Required action> Below are entries. Copy exactly the lines running from the line that holds "- A standstill" to the line that holds "- The refund", with both ends included.

[Saved entries]

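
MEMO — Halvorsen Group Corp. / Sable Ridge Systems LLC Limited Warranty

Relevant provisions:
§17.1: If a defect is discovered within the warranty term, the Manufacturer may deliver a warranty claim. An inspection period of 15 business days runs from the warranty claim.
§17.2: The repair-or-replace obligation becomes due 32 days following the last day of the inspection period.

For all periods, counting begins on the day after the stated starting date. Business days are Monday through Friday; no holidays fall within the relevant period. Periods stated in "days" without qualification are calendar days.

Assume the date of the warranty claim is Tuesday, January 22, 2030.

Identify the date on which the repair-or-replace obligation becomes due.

The last day of the inspection period: counting 15 business days from Tuesday, January 22, 2030 (Jan 23, Jan 24, Jan 25, Jan 28, …, Feb 8, Feb 11, Feb 12, skipping weekends) reaches Tuesday, February 12, 2030.
The date on which the repair-or-replace obligation becomes due: 32 calendar days after February 12, 2030 is March 16, 2030.

March 16, 2030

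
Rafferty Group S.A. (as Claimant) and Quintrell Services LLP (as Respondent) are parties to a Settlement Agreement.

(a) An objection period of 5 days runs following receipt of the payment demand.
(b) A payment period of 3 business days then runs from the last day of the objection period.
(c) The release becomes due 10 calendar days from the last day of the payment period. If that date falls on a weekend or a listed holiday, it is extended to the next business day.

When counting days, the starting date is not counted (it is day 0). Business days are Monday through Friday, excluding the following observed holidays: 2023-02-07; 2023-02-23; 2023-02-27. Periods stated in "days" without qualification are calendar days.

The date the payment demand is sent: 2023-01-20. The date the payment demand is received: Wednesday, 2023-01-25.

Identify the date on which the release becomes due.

The last day of the objection period: 2023-01-25 + 5 days = 2023-01-30.
The last day of the payment period: 3 business days after Monday, 2023-01-30, skipping weekends — Jan 31, Feb 1, Feb 2 — lands on Thursday, 2023-02-02.
The date on which the release becomes due: 2023-02-02 + 10 days = 2023-02-12. That falls on a Sunday, so it rolls to the next business day, Monday, 2023-02-13.

2023-02-13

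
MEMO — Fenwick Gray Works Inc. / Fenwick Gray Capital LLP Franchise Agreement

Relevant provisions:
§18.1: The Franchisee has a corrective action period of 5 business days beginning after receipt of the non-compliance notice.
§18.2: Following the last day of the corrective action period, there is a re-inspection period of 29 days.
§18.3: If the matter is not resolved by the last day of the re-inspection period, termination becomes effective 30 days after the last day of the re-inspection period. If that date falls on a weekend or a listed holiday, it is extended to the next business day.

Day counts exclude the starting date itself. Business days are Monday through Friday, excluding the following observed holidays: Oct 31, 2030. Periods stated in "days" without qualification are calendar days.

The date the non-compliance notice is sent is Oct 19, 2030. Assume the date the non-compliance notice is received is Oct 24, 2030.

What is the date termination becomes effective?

Dec 30, 2030

From Thursday, Oct 24, 2030, 5 business days (Oct 25, Oct 28, Oct 29, Oct 30, Nov 1, skipping weekends and the listed holiday on Oct 31) brings us to Friday, Nov 1, 2030, which is the last day of the corrective action period.
Adding 29 calendar days to Nov 1, 2030 gives Nov 30, 2030, which is the last day of the re-inspection period.
The date termination becomes effective: 30 calendar days after Nov 30, 2030 is Dec 30, 2030. Dec 30, 2030 is a Monday and is not a listed holiday, so no roll-forward applies.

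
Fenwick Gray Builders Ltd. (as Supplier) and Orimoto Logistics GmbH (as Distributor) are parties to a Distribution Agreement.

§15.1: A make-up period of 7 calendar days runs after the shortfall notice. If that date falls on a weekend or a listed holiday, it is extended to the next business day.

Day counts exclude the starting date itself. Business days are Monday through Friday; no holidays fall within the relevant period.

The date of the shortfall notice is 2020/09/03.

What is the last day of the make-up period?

The last day of the make-up period: 2020/09/03 + 7 days = 2020/09/10. 2020/09/10 is a Thursday, so no roll-forward applies.

2020/09/10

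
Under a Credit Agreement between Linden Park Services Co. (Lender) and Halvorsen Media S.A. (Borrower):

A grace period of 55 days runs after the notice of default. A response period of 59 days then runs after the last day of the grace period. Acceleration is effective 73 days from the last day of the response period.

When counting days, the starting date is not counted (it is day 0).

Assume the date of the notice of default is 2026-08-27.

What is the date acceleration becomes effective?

The last day of the grace period: 2026-08-27 + 55 days = 2026-10-21.
The last day of the response period: 59 calendar days after 2026-10-21 is 2026-12-19.
The date acceleration becomes effective: 2026-12-19 + 73 days = 2027-03-02.

2027-03-02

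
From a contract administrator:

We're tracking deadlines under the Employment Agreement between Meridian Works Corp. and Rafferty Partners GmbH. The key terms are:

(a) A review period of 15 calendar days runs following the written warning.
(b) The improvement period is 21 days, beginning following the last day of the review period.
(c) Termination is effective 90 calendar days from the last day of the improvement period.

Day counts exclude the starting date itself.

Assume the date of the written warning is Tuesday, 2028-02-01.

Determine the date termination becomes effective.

2028-06-06

The last day of the review period: 2028-02-01 + 15 days = 2028-02-16.
The last day of the improvement period: 21 calendar days after 2028-02-16 is 2028-03-08.
The date termination becomes effective: 2028-03-08 + 90 days = 2028-06-06.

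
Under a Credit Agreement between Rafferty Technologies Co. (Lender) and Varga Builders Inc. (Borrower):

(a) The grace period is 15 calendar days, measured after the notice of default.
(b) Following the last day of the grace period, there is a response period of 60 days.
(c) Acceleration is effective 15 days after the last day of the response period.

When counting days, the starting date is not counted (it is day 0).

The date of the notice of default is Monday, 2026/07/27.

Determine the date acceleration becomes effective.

2026/10/25

The last day of the grace period: 2026/07/27 + 15 days = 2026/08/11.
Adding 60 calendar days to 2026/08/11 gives 2026/10/10, which is the last day of the response period.
The date acceleration becomes effective: 2026/10/10 + 15 days = 2026/10/25.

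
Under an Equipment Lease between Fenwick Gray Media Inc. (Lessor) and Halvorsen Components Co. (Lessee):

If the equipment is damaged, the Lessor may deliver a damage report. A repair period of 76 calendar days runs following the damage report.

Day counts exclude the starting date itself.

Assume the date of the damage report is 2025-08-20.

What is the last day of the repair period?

2025-11-04

Adding 76 calendar days to 2025-08-20 gives 2025-11-04, which is the last day of the repair period.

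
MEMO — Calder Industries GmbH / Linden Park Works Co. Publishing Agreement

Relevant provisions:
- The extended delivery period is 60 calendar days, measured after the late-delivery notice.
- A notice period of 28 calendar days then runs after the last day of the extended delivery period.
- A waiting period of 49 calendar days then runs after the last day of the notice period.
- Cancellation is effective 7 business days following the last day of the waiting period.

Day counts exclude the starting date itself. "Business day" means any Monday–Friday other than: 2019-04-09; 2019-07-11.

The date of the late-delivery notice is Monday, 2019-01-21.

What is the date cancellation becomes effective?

2019-06-18

Adding 60 calendar days to 2019-01-21 gives 2019-03-22, which is the last day of the extended delivery period.
The last day of the notice period: 28 calendar days after 2019-03-22 is 2019-04-19.
The last day of the waiting period: 49 calendar days after 2019-04-19 is 2019-06-07.
The date cancellation becomes effective: 7 business days after Friday, 2019-06-07, skipping weekends — Jun 10, Jun 11, Jun 12, Jun 13, Jun 14, Jun 17, Jun 18 — lands on Tuesday, 2019-06-18.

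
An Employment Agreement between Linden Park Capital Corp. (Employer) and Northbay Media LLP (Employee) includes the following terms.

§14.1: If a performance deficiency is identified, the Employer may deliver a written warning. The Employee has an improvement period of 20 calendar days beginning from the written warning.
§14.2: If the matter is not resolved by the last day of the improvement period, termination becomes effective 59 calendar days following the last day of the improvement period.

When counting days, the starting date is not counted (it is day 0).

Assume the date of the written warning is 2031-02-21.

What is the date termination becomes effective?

The last day of the improvement period: 20 calendar days after 2031-02-21 is 2031-03-13.
Adding 59 calendar days to 2031-03-13 gives 2031-05-11, which is the date termination becomes effective.

2031-05-11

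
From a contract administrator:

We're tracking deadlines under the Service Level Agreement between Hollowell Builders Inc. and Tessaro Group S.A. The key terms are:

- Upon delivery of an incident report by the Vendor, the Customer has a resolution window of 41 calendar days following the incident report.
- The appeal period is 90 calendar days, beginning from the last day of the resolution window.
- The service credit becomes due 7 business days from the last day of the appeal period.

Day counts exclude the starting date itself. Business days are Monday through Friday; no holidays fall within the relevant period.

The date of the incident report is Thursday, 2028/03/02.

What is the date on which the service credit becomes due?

2028/07/20

The last day of the resolution window: 41 calendar days after 2028/03/02 is 2028/04/12.
The last day of the appeal period: 2028/04/12 + 90 days = 2028/07/11.
From Tuesday, 2028/07/11, 7 business days (Jul 12, Jul 13, Jul 14, Jul 17, Jul 18, Jul 19, Jul 20, skipping weekends) brings us to Thursday, 2028/07/20, which is the date on which the service credit becomes due.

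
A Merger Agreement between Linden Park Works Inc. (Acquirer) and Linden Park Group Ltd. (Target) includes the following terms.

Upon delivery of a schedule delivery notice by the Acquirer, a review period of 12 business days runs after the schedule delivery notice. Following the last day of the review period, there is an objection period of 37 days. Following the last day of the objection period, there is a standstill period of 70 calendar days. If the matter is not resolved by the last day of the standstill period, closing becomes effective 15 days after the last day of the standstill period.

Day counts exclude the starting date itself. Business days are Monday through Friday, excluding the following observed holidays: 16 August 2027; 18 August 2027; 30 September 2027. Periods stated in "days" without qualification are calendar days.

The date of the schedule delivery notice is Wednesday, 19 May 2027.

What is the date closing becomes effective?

4 October 2027

The last day of the review period: 12 business days after Wednesday, 19 May 2027, skipping weekends — May 20, May 21, May 24, May 25, …, Jun 2, Jun 3, Jun 4 — lands on Friday, 4 June 2027.
Adding 37 calendar days to 4 June 2027 gives 11 July 2027, which is the last day of the objection period.
Adding 70 calendar days to 11 July 2027 gives 19 September 2027, which is the last day of the standstill period.
The date closing becomes effective: 19 September 2027 + 15 days = 4 October 2027.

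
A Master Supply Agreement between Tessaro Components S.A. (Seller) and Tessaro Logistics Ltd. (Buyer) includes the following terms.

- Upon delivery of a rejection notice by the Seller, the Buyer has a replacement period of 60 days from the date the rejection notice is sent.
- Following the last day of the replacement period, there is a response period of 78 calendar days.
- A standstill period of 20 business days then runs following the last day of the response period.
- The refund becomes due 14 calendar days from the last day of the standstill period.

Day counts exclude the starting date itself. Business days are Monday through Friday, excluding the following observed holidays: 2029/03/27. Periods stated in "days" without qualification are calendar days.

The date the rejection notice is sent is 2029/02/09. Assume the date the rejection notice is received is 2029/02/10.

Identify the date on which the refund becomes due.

2029/08/08

Adding 60 calendar days to 2029/02/09 gives 2029/04/10, which is the last day of the replacement period.
The last day of the response period: 78 calendar days after 2029/04/10 is 2029/06/27.
The last day of the standstill period: counting 20 business days from Wednesday, 2029/06/27 (Jun 28, Jun 29, Jul 2, Jul 3, …, Jul 23, Jul 24, Jul 25, skipping weekends) reaches Wednesday, 2029/07/25.
The date on which the refund becomes due: 14 calendar days after 2029/07/25 is 2029/08/08.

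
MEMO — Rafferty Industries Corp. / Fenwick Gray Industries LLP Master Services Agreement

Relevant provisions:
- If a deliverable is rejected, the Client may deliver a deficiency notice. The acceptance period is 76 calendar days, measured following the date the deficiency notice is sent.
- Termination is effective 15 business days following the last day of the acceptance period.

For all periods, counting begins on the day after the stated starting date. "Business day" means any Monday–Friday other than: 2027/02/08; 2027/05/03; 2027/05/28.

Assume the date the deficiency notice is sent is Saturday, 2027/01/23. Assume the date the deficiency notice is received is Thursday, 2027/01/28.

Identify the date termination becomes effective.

2027/04/30

The last day of the acceptance period: 76 calendar days after 2027/01/23 is 2027/04/09.
The date termination becomes effective: counting 15 business days from Friday, 2027/04/09 (Apr 12, Apr 13, Apr 14, Apr 15, …, Apr 28, Apr 29, Apr 30, skipping weekends) reaches Friday, 2027/04/30.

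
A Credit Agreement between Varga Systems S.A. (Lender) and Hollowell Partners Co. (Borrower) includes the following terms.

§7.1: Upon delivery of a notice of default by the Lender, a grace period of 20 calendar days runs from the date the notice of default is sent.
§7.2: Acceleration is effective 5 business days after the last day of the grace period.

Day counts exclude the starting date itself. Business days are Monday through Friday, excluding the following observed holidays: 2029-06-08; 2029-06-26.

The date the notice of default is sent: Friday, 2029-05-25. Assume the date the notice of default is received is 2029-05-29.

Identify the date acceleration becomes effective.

Adding 20 calendar days to 2029-05-25 gives 2029-06-14, which is the last day of the grace period.
The date acceleration becomes effective: counting 5 business days from Thursday, 2029-06-14 (Jun 15, Jun 18, Jun 19, Jun 20, Jun 21, skipping weekends) reaches Thursday, 2029-06-21.

2029-06-21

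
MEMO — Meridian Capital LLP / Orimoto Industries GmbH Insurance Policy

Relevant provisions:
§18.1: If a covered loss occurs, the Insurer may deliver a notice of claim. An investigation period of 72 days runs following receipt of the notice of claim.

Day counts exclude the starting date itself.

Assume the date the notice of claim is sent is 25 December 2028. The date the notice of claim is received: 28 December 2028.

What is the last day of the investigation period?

The last day of the investigation period: 28 December 2028 + 72 days = 10 March 2029.

10 March 2029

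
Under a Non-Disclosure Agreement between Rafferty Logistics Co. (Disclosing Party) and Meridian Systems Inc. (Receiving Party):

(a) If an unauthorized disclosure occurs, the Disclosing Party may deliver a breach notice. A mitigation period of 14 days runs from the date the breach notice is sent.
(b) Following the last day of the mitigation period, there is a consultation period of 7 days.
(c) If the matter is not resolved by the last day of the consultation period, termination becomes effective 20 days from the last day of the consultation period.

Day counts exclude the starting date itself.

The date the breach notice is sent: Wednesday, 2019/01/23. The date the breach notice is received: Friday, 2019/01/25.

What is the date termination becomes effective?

2019/03/05

The last day of the mitigation period: 2019/01/23 + 14 days = 2019/02/06.
Adding 7 calendar days to 2019/02/06 gives 2019/02/13, which is the last day of the consultation period.
The date termination becomes effective: 20 calendar days after 2019/02/13 is 2019/03/05.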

Completed task>
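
- A standstill period of 20 business days then runs following the last day of the response period.
- The refund becomes due 14 calendar days from the last day of the standstill period.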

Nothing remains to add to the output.